== MATERIAL FOR THIS EXERCISE ==

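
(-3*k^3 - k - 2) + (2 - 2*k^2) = -3*k^3 - 2*k^2 - k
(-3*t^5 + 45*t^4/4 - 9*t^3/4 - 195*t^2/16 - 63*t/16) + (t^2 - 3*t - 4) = -3*t^5 + 45*t^4/4 - 9*t^3/4 - 179*t^2/16 - 111*t/16 - 4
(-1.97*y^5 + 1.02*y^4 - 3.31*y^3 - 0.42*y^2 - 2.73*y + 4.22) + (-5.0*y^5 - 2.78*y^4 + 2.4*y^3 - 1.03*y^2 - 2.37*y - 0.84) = -6.97*y^5 - 1.76*y^4 - 0.91*y^3 - 1.45*y^2 - 5.1*y + 3.38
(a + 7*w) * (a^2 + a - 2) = a^3 + 7*a^2*w + a^2 + 7*a*w - 2*a - 14*w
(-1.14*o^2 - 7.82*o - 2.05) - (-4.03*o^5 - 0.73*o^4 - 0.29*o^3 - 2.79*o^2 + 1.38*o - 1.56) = 4.03*o^5 + 0.73*o^4 + 0.29*o^3 + 1.65*o^2 - 9.2*o - 0.49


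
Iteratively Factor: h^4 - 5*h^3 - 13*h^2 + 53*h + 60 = (h - 4)*(h^3 - h^2 - 17*h - 15) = (h - 5)*(h - 4)*(h^2 + 4*h + 3) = (h - 5)*(h - 4)*(h + 3)*(h + 1)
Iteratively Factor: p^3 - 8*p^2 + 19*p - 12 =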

== ABOUT THIS EXERCISE ==
Only a number is wanted here: how many lines of the material contain the string "Iteratively".

== WRITTEN ANSWER ==
2